• **INFORMATION GIVEN**:
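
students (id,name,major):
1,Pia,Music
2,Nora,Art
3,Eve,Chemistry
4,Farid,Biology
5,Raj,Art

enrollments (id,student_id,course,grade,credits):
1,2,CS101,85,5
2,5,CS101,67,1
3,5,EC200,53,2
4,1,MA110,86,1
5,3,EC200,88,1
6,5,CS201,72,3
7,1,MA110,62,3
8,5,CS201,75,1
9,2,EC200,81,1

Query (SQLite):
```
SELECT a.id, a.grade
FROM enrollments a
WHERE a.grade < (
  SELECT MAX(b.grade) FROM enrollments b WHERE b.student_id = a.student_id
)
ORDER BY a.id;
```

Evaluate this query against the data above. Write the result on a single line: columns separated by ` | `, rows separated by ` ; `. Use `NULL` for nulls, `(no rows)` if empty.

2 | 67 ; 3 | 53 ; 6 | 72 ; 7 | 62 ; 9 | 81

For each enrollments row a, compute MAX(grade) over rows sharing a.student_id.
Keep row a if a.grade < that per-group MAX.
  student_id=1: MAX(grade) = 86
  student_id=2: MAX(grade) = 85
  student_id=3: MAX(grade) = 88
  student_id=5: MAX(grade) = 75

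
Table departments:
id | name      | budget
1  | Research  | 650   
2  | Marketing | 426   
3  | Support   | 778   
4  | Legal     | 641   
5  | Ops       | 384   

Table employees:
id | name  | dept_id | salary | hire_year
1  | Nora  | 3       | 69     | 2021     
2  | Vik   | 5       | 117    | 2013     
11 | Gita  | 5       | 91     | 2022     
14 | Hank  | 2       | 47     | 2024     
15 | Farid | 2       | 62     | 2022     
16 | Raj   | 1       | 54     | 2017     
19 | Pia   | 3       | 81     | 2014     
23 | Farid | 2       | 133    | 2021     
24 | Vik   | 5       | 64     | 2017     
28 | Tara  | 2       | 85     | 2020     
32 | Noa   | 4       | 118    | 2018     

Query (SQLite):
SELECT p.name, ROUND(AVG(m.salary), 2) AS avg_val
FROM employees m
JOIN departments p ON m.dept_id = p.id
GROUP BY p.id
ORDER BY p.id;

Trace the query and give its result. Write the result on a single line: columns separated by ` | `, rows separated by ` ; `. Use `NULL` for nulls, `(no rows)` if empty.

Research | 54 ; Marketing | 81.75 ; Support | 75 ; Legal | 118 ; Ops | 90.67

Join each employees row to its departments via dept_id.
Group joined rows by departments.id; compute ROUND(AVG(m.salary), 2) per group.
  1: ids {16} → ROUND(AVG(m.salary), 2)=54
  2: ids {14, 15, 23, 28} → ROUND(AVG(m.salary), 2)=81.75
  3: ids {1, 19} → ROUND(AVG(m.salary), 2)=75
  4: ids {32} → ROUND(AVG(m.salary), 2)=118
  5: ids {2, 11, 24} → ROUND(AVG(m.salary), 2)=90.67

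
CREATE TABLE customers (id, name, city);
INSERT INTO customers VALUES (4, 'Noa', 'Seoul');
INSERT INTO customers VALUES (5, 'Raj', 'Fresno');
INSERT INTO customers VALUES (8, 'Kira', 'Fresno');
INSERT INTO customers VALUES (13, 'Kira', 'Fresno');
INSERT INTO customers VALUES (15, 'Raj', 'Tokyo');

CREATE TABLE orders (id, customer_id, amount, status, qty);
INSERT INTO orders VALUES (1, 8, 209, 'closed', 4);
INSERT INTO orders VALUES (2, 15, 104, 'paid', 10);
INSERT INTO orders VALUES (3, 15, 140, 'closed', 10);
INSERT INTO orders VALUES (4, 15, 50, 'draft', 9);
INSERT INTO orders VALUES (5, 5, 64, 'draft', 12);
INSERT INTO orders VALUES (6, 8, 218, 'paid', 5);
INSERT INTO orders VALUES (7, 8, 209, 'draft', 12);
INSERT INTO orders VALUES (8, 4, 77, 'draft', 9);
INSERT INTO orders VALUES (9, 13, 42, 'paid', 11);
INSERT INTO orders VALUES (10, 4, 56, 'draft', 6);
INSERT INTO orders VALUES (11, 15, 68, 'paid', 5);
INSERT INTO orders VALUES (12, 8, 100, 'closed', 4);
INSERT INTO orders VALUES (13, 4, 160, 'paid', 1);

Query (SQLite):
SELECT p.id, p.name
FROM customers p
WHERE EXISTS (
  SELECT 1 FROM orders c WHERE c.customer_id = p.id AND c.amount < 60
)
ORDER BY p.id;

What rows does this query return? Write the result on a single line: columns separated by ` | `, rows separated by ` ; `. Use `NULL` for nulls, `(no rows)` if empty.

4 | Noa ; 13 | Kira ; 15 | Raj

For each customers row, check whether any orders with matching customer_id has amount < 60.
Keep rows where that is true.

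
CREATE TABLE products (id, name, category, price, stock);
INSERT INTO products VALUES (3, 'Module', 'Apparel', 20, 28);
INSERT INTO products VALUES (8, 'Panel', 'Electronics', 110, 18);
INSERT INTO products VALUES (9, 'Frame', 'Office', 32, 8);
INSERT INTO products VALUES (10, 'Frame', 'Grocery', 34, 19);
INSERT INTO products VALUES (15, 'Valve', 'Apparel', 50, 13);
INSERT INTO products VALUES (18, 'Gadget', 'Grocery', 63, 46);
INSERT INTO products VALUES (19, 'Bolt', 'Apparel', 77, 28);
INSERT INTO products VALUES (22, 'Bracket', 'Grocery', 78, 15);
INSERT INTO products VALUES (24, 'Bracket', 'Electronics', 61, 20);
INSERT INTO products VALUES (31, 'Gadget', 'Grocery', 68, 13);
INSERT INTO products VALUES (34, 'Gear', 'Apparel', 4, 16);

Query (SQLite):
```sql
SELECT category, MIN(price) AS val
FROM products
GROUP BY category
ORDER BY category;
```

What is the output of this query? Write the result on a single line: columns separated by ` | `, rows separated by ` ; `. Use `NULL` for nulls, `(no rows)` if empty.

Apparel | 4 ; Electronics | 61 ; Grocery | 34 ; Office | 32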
---
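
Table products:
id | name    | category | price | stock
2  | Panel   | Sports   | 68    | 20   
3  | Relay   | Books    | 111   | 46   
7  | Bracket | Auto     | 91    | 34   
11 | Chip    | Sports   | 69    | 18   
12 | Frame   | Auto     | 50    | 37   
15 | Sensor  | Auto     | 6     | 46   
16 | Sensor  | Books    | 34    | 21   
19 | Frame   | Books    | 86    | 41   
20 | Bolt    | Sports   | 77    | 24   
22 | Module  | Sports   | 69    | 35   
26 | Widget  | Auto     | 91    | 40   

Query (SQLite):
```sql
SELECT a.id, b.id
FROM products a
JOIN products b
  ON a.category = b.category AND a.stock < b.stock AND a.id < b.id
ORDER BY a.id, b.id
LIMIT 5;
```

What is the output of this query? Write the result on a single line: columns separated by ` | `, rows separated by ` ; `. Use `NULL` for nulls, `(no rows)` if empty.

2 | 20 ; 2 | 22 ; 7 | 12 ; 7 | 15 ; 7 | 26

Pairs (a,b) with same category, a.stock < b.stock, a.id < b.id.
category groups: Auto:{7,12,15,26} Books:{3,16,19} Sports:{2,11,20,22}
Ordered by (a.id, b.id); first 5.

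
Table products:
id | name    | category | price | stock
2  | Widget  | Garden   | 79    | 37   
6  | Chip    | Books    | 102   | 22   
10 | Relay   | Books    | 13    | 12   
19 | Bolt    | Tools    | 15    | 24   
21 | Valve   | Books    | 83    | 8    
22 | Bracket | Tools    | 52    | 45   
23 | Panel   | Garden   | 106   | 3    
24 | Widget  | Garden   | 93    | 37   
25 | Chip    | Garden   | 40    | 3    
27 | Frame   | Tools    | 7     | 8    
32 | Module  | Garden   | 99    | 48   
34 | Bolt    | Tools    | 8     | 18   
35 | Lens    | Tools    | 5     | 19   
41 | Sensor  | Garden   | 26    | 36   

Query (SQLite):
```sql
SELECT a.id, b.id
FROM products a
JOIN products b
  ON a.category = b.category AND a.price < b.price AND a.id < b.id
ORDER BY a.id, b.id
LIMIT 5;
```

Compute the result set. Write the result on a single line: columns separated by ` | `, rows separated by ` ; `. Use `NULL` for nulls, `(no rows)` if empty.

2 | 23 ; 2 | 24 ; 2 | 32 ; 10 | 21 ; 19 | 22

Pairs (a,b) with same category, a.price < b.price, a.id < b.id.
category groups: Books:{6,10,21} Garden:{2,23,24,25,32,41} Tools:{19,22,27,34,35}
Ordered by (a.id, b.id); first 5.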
* * *
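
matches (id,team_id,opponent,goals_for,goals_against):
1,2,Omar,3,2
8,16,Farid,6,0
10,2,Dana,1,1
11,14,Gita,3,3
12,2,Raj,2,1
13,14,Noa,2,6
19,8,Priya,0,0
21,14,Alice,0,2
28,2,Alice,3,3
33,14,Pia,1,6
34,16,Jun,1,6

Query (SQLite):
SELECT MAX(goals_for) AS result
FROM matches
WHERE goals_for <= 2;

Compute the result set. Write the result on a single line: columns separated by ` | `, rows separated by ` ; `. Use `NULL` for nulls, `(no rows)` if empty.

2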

• **PROBLEM DETAILS**:
Count the lines of the data that hold the word "Bolt". Report the count and nothing more.

• **YOUR RESPONSE**:
4